■ Supplied material:
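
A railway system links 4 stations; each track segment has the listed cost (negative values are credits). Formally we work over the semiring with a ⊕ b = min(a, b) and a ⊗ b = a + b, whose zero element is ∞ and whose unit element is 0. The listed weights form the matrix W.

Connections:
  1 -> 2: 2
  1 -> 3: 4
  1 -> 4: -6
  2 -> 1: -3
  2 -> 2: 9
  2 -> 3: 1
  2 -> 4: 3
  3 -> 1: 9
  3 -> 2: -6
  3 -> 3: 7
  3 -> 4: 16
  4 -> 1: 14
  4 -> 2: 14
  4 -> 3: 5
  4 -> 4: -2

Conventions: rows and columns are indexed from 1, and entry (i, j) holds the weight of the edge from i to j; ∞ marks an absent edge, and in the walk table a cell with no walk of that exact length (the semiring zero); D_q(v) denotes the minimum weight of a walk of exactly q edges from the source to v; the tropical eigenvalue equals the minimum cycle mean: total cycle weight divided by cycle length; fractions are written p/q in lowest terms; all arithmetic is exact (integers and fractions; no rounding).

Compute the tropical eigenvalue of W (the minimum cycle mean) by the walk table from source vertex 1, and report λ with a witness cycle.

q=0: [0, ∞, ∞, ∞]
q=1: [∞, 2, 4, -6]
q=2: [-1, -2, -1, -8]
q=3: [-5, -7, -3, -10]
q=4: [-10, -9, -6, -12]
Optimal cycle mean attained by: cycle 1->4->3->2->1, total (-6) + 5 + (-6) + (-3), length 4.
Answer: λ = -5/2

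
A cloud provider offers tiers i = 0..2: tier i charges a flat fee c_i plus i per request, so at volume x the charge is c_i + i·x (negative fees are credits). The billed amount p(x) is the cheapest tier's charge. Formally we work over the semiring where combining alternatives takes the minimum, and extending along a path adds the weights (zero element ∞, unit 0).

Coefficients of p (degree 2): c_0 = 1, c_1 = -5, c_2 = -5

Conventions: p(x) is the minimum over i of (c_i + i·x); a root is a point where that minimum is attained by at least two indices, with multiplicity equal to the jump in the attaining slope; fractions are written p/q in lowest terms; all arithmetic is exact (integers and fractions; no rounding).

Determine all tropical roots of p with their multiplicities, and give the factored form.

hull edge (i=0, c=1) to (i=1, c=-5): slope -6, span 1
hull edge (i=1, c=-5) to (i=2, c=-5): slope 0, span 1
Factored form: p(x) = -5 ⊗ (x ⊕ 0) ⊗ (x ⊕ 6)
Answer: roots = 0 (mult 1), 6 (mult 1)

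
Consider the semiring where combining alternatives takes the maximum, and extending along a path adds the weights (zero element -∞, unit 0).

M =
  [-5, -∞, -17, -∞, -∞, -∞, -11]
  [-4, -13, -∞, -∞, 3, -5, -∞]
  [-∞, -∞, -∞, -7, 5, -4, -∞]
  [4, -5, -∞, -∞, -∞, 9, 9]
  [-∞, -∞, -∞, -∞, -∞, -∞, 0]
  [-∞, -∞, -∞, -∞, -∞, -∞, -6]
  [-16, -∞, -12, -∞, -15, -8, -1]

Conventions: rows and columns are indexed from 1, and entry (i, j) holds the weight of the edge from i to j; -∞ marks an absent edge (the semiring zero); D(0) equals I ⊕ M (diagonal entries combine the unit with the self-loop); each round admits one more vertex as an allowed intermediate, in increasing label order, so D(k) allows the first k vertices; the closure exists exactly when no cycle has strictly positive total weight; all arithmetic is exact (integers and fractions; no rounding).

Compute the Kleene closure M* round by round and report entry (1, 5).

D(0):
  [0, -∞, -17, -∞, -∞, -∞, -11]
  [-4, 0, -∞, -∞, 3, -5, -∞]
  [-∞, -∞, 0, -7, 5, -4, -∞]
  [4, -5, -∞, 0, -∞, 9, 9]
  [-∞, -∞, -∞, -∞, 0, -∞, 0]
  [-∞, -∞, -∞, -∞, -∞, 0, -6]
  [-16, -∞, -12, -∞, -15, -8, 0]
D(1):
  [0, -∞, -17, -∞, -∞, -∞, -11]
  [-4, 0, -21, -∞, 3, -5, -15]
  [-∞, -∞, 0, -7, 5, -4, -∞]
  [4, -5, -13, 0, -∞, 9, 9]
  [-∞, -∞, -∞, -∞, 0, -∞, 0]
  [-∞, -∞, -∞, -∞, -∞, 0, -6]
  [-16, -∞, -12, -∞, -15, -8, 0]
D(2):
  [0, -∞, -17, -∞, -∞, -∞, -11]
  [-4, 0, -21, -∞, 3, -5, -15]
  [-∞, -∞, 0, -7, 5, -4, -∞]
  [4, -5, -13, 0, -2, 9, 9]
  [-∞, -∞, -∞, -∞, 0, -∞, 0]
  [-∞, -∞, -∞, -∞, -∞, 0, -6]
  [-16, -∞, -12, -∞, -15, -8, 0]
D(3):
  [0, -∞, -17, -24, -12, -21, -11]
  [-4, 0, -21, -28, 3, -5, -15]
  [-∞, -∞, 0, -7, 5, -4, -∞]
  [4, -5, -13, 0, -2, 9, 9]
  [-∞, -∞, -∞, -∞, 0, -∞, 0]
  [-∞, -∞, -∞, -∞, -∞, 0, -6]
  [-16, -∞, -12, -19, -7, -8, 0]
D(4):
  [0, -29, -17, -24, -12, -15, -11]
  [-4, 0, -21, -28, 3, -5, -15]
  [-3, -12, 0, -7, 5, 2, 2]
  [4, -5, -13, 0, -2, 9, 9]
  [-∞, -∞, -∞, -∞, 0, -∞, 0]
  [-∞, -∞, -∞, -∞, -∞, 0, -6]
  [-15, -24, -12, -19, -7, -8, 0]
D(5):
  [0, -29, -17, -24, -12, -15, -11]
  [-4, 0, -21, -28, 3, -5, 3]
  [-3, -12, 0, -7, 5, 2, 5]
  [4, -5, -13, 0, -2, 9, 9]
  [-∞, -∞, -∞, -∞, 0, -∞, 0]
  [-∞, -∞, -∞, -∞, -∞, 0, -6]
  [-15, -24, -12, -19, -7, -8, 0]
D(6):
  [0, -29, -17, -24, -12, -15, -11]
  [-4, 0, -21, -28, 3, -5, 3]
  [-3, -12, 0, -7, 5, 2, 5]
  [4, -5, -13, 0, -2, 9, 9]
  [-∞, -∞, -∞, -∞, 0, -∞, 0]
  [-∞, -∞, -∞, -∞, -∞, 0, -6]
  [-15, -24, -12, -19, -7, -8, 0]
D(7):
  [0, -29, -17, -24, -12, -15, -11]
  [-4, 0, -9, -16, 3, -5, 3]
  [-3, -12, 0, -7, 5, 2, 5]
  [4, -5, -3, 0, 2, 9, 9]
  [-15, -24, -12, -19, 0, -8, 0]
  [-21, -30, -18, -25, -13, 0, -6]
  [-15, -24, -12, -19, -7, -8, 0]
Answer: M*[1][5] = -12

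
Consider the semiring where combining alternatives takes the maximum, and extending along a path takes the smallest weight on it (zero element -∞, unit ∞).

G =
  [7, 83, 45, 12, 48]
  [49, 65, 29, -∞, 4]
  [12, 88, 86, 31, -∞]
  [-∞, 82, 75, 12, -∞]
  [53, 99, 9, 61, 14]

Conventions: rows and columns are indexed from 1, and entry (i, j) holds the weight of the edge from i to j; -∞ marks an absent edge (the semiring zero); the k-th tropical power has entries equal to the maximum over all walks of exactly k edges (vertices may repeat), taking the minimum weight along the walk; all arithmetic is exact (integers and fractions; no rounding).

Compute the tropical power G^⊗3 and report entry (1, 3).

G^⊗2:
  [49, 65, 45, 48, 14]
  [49, 65, 45, 29, 48]
  [49, 86, 86, 31, 12]
  [49, 75, 75, 31, 4]
  [49, 65, 61, 14, 48]
G^⊗3:
  [49, 65, 48, 31, 48]
  [49, 65, 45, 48, 48]
  [49, 86, 86, 31, 48]
  [49, 75, 75, 31, 48]
  [49, 65, 61, 48, 48]
Key observation: the optimum is the walk 1->5->4->3, with weight 48 min 61 min 75 = 48.
Optimal value attained by: walk 1->5->4->3.
Answer: (G^⊗3)[1][3] = 48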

■ Problem to work on: Only lines holding the string "takes" are wanted; gather each one from the entries above.

■ Answer below:
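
A cloud provider offers tiers i = 0..2: tier i charges a flat fee c_i plus i per request, so at volume x the charge is c_i + i·x (negative fees are credits). The billed amount p(x) is the cheapest tier's charge. Formally we work over the semiring where combining alternatives takes the minimum, and extending along a path adds the weights (zero element ∞, unit 0).
Consider the semiring where combining alternatives takes the maximum, and extending along a path adds the weights (zero element -∞, unit 0).
Consider the semiring where combining alternatives takes the maximum, and extending along a path takes the smallest weight on it (zero element -∞, unit ∞).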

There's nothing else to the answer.